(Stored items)
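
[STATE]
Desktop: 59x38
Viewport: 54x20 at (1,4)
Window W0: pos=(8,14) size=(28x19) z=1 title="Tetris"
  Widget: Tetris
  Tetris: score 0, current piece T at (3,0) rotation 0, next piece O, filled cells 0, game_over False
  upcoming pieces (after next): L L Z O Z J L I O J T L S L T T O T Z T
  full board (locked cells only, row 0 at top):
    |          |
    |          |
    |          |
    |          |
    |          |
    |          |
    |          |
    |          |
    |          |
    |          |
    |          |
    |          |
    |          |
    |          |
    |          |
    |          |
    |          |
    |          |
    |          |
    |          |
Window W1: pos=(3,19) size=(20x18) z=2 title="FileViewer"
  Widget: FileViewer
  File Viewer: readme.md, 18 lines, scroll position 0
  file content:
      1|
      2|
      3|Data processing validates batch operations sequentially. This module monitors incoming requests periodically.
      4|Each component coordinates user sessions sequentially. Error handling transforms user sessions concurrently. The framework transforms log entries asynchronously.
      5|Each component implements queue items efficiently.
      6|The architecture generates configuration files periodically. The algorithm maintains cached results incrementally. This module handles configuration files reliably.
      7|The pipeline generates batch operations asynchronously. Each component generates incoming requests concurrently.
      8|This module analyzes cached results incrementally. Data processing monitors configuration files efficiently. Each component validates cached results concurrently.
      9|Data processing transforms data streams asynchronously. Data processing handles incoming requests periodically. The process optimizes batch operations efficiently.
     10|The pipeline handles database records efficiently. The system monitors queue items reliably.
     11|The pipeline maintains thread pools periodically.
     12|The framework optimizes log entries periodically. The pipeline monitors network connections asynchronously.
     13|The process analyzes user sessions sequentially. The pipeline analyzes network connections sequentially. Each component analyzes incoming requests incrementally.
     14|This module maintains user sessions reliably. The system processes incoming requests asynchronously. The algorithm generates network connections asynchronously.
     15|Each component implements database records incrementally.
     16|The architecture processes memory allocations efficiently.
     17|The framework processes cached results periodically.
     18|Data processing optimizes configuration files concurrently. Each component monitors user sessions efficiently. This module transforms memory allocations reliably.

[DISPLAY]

                                                      
                                                      
                                                      
                                                      
                                                      
                                                      
                                                      
                                                      
                                                      
                                                      
       ┏━━━━━━━━━━━━━━━━━━━━━━━━━━┓                   
       ┃ Tetris                   ┃                   
       ┠──────────────────────────┨                   
       ┃          │Next:          ┃                   
       ┃          │▓▓             ┃                   
  ┏━━━━━━━━━━━━━━━━━━┓            ┃                   
  ┃ FileViewer       ┃            ┃                   
  ┠──────────────────┨            ┃                   
  ┃                 ▲┃            ┃                   
  ┃                 █┃re:         ┃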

WHAT IS NEEDED: Each line carrying the string "validates" should be copied out from the entries.

THE COMPLETED TASK:
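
      3|Data processing validates batch operations sequentially. This module monitors incoming requests periodically.
      8|This module analyzes cached results incrementally. Data processing monitors configuration files efficiently. Each component validates cached results concurrently.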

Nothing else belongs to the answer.